RECORDS SUPPLIED ->
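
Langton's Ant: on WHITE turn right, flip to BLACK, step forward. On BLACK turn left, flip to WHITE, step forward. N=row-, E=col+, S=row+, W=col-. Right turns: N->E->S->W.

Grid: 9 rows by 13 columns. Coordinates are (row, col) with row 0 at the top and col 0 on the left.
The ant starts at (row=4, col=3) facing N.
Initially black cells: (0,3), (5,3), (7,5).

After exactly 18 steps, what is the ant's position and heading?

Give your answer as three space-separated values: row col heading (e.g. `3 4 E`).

Step 1: on WHITE (4,3): turn R to E, flip to black, move to (4,4). |black|=4
Step 2: on WHITE (4,4): turn R to S, flip to black, move to (5,4). |black|=5
Step 3: on WHITE (5,4): turn R to W, flip to black, move to (5,3). |black|=6
Step 4: on BLACK (5,3): turn L to S, flip to white, move to (6,3). |black|=5
Step 5: on WHITE (6,3): turn R to W, flip to black, move to (6,2). |black|=6
Step 6: on WHITE (6,2): turn R to N, flip to black, move to (5,2). |black|=7
Step 7: on WHITE (5,2): turn R to E, flip to black, move to (5,3). |black|=8
Step 8: on WHITE (5,3): turn R to S, flip to black, move to (6,3). |black|=9
Step 9: on BLACK (6,3): turn L to E, flip to white, move to (6,4). |black|=8
Step 10: on WHITE (6,4): turn R to S, flip to black, move to (7,4). |black|=9
Step 11: on WHITE (7,4): turn R to W, flip to black, move to (7,3). |black|=10
Step 12: on WHITE (7,3): turn R to N, flip to black, move to (6,3). |black|=11
Step 13: on WHITE (6,3): turn R to E, flip to black, move to (6,4). |black|=12
Step 14: on BLACK (6,4): turn L to N, flip to white, move to (5,4). |black|=11
Step 15: on BLACK (5,4): turn L to W, flip to white, move to (5,3). |black|=10
Step 16: on BLACK (5,3): turn L to S, flip to white, move to (6,3). |black|=9
Step 17: on BLACK (6,3): turn L to E, flip to white, move to (6,4). |black|=8
Step 18: on WHITE (6,4): turn R to S, flip to black, move to (7,4). |black|=9

Answer: 7 4 S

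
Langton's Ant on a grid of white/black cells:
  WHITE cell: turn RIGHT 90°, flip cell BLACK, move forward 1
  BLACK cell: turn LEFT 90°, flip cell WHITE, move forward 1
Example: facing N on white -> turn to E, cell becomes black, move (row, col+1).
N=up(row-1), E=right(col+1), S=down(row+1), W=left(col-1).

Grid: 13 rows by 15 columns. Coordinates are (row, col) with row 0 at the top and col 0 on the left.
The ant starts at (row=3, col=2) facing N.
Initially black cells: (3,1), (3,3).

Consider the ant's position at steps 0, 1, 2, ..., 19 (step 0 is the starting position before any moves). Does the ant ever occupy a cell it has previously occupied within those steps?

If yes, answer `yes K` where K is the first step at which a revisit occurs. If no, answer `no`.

Answer: yes 5

Derivation:
Step 1: on WHITE (3,2): turn R to E, flip to black, move to (3,3). |black|=3 — new cell
Step 2: on BLACK (3,3): turn L to N, flip to white, move to (2,3). |black|=2 — new cell
Step 3: on WHITE (2,3): turn R to E, flip to black, move to (2,4). |black|=3 — new cell
Step 4: on WHITE (2,4): turn R to S, flip to black, move to (3,4). |black|=4 — new cell
Step 5: on WHITE (3,4): turn R to W, flip to black, move to (3,3). |black|=5 — REVISIT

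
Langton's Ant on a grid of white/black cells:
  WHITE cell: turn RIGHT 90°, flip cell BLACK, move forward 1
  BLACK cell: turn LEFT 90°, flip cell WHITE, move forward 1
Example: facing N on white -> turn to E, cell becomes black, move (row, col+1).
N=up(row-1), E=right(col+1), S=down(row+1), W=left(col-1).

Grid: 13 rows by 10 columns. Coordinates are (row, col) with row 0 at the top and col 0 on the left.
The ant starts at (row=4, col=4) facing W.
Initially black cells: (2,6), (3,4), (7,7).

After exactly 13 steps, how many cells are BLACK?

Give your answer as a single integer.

Step 1: on WHITE (4,4): turn R to N, flip to black, move to (3,4). |black|=4
Step 2: on BLACK (3,4): turn L to W, flip to white, move to (3,3). |black|=3
Step 3: on WHITE (3,3): turn R to N, flip to black, move to (2,3). |black|=4
Step 4: on WHITE (2,3): turn R to E, flip to black, move to (2,4). |black|=5
Step 5: on WHITE (2,4): turn R to S, flip to black, move to (3,4). |black|=6
Step 6: on WHITE (3,4): turn R to W, flip to black, move to (3,3). |black|=7
Step 7: on BLACK (3,3): turn L to S, flip to white, move to (4,3). |black|=6
Step 8: on WHITE (4,3): turn R to W, flip to black, move to (4,2). |black|=7
Step 9: on WHITE (4,2): turn R to N, flip to black, move to (3,2). |black|=8
Step 10: on WHITE (3,2): turn R to E, flip to black, move to (3,3). |black|=9
Step 11: on WHITE (3,3): turn R to S, flip to black, move to (4,3). |black|=10
Step 12: on BLACK (4,3): turn L to E, flip to white, move to (4,4). |black|=9
Step 13: on BLACK (4,4): turn L to N, flip to white, move to (3,4). |black|=8

Answer: 8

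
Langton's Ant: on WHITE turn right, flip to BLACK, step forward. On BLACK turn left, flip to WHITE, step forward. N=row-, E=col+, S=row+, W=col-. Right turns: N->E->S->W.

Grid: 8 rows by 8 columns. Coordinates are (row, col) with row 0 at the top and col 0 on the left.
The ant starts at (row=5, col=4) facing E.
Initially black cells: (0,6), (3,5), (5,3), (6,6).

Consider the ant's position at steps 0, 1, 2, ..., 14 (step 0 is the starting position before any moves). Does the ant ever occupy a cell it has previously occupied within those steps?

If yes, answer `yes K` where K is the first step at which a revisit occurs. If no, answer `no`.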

YOUR GOAL -> Please return the lines above that run from the line containing "Initially black cells: (2,6), (3,4), (7,7)." to the line containing "After exactly 13", inclusive, exactly and with no other lines.

WRITTEN REPLY ->
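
Initially black cells: (2,6), (3,4), (7,7).

After exactly 13 steps, how many cells are BLACK?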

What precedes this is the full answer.